YOUR GOAL: Print the listing below again. Change nothing.

SOURCE DATA:

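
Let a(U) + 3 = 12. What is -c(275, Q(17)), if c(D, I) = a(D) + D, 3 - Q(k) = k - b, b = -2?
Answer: -284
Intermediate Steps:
a(U) = 9 (a(U) = -3 + 12 = 9)
Q(k) = 1 - k (Q(k) = 3 - (k - 1*(-2)) = 3 - (k + 2) = 3 - (2 + k) = 3 + (-2 - k) = 1 - k)
c(D, I) = 9 + D
-c(275, Q(17)) = -(9 + 275) = -1*284 = -284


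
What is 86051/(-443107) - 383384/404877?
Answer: -29245743545/25629118977 ≈ -1.1411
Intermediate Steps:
86051/(-443107) - 383384/404877 = 86051*(-1/443107) - 383384*1/404877 = -12293/63301 - 383384/404877 = -29245743545/25629118977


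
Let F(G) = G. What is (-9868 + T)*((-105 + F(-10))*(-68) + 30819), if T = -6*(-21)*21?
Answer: -279050858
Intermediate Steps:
T = 2646 (T = 126*21 = 2646)
(-9868 + T)*((-105 + F(-10))*(-68) + 30819) = (-9868 + 2646)*((-105 - 10)*(-68) + 30819) = -7222*(-115*(-68) + 30819) = -7222*(7820 + 30819) = -7222*38639 = -279050858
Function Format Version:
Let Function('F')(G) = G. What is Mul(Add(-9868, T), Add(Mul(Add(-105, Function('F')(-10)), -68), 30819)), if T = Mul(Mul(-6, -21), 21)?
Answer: -279050858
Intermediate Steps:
T = 2646 (T = Mul(126, 21) = 2646)
Mul(Add(-9868, T), Add(Mul(Add(-105, Function('F')(-10)), -68), 30819)) = Mul(Add(-9868, 2646), Add(Mul(Add(-105, -10), -68), 30819)) = Mul(-7222, Add(Mul(-115, -68), 30819)) = Mul(-7222, Add(7820, 30819)) = Mul(-7222, 38639) = -279050858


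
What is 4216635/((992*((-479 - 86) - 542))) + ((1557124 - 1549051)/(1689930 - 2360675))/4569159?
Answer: -478625640462334831/124649127790121760 ≈ -3.8398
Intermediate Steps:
4216635/((992*((-479 - 86) - 542))) + ((1557124 - 1549051)/(1689930 - 2360675))/4569159 = 4216635/((992*(-565 - 542))) + (8073/(-670745))*(1/4569159) = 4216635/((992*(-1107))) + (8073*(-1/670745))*(1/4569159) = 4216635/(-1098144) - 8073/670745*1/4569159 = 4216635*(-1/1098144) - 2691/1021580184485 = -468515/122016 - 2691/1021580184485 = -478625640462334831/124649127790121760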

RESPONSE TO THE TASK:
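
Let a(U) + 3 = 12. What is -c(275, Q(17)), if c(D, I) = a(D) + D, 3 - Q(k) = k - b, b = -2?
Answer: -284
Intermediate Steps:
a(U) = 9 (a(U) = -3 + 12 = 9)
Q(k) = 1 - k (Q(k) = 3 - (k - 1*(-2)) = 3 - (k + 2) = 3 - (2 + k) = 3 + (-2 - k) = 1 - k)
c(D, I) = 9 + D
-c(275, Q(17)) = -(9 + 275) = -1*284 = -284


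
What is 86051/(-443107) - 383384/404877?
Answer: -29245743545/25629118977 ≈ -1.1411
Intermediate Steps:
86051/(-443107) - 383384/404877 = 86051*(-1/443107) - 383384*1/404877 = -12293/63301 - 383384/404877 = -29245743545/25629118977


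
Let F(G) = G. What is (-9868 + T)*((-105 + F(-10))*(-68) + 30819), if T = -6*(-21)*21?
Answer: -279050858
Intermediate Steps:
T = 2646 (T = 126*21 = 2646)
(-9868 + T)*((-105 + F(-10))*(-68) + 30819) = (-9868 + 2646)*((-105 - 10)*(-68) + 30819) = -7222*(-115*(-68) + 30819) = -7222*(7820 + 30819) = -7222*38639 = -279050858
Function Format Version:
Let Function('F')(G) = G. What is Mul(Add(-9868, T), Add(Mul(Add(-105, Function('F')(-10)), -68), 30819)), if T = Mul(Mul(-6, -21), 21)?
Answer: -279050858
Intermediate Steps:
T = 2646 (T = Mul(126, 21) = 2646)
Mul(Add(-9868, T), Add(Mul(Add(-105, Function('F')(-10)), -68), 30819)) = Mul(Add(-9868, 2646), Add(Mul(Add(-105, -10), -68), 30819)) = Mul(-7222, Add(Mul(-115, -68), 30819)) = Mul(-7222, Add(7820, 30819)) = Mul(-7222, 38639) = -279050858


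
What is 4216635/((992*((-479 - 86) - 542))) + ((1557124 - 1549051)/(1689930 - 2360675))/4569159?
Answer: -478625640462334831/124649127790121760 ≈ -3.8398
Intermediate Steps:
4216635/((992*((-479 - 86) - 542))) + ((1557124 - 1549051)/(1689930 - 2360675))/4569159 = 4216635/((992*(-565 - 542))) + (8073/(-670745))*(1/4569159) = 4216635/((992*(-1107))) + (8073*(-1/670745))*(1/4569159) = 4216635/(-1098144) - 8073/670745*1/4569159 = 4216635*(-1/1098144) - 2691/1021580184485 = -468515/122016 - 2691/1021580184485 = -478625640462334831/124649127790121760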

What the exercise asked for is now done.